▸ **What to produce**:
Please print every record below exactly as it appears.

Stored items
☆ ☆ ☆ ☆ ☆ ☆ ☆
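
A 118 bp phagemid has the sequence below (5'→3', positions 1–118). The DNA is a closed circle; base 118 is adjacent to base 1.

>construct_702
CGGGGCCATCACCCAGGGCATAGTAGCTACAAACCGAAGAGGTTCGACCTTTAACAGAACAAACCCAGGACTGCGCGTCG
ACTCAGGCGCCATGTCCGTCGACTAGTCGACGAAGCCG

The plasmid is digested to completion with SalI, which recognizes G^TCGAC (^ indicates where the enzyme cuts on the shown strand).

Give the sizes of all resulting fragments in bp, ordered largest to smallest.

SalI sites (GTCGAC) start at positions 77, 98, 106.
SalI cuts after the first base of each site, so after positions 77, 98, 106.
Circular molecule, 3 cuts → 3 fragments:
  78–98 → 21 bp
  99–106 → 8 bp
  107–118 then 1–77 → 12 + 77 = 89 bp
Sorted largest to smallest: 89, 21, 8 bp.

89, 21, 8 bp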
☆ ☆ ☆ ☆ ☆ ☆ ☆
▸ **Your solution**:
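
A 118 bp phagemid has the sequence below (5'→3', positions 1–118). The DNA is a closed circle; base 118 is adjacent to base 1.

>construct_702
CGGGGCCATCACCCAGGGCATAGTAGCTACAAACCGAAGAGGTTCGACCTTTAACAGAACAAACCCAGGACTGCGCGTCG
ACTCAGGCGCCATGTCCGTCGACTAGTCGACGAAGCCG

The plasmid is digested to completion with SalI, which recognizes G^TCGAC (^ indicates where the enzyme cuts on the shown strand).

Give the sizes of all resulting fragments in bp, ordered largest to smallest.

SalI sites (GTCGAC) start at positions 77, 98, 106.
SalI cuts after the first base of each site, so after positions 77, 98, 106.
Circular molecule, 3 cuts → 3 fragments:
  78–98 → 21 bp
  99–106 → 8 bp
  107–118 then 1–77 → 12 + 77 = 89 bp
Sorted largest to smallest: 89, 21, 8 bp.

89, 21, 8 bp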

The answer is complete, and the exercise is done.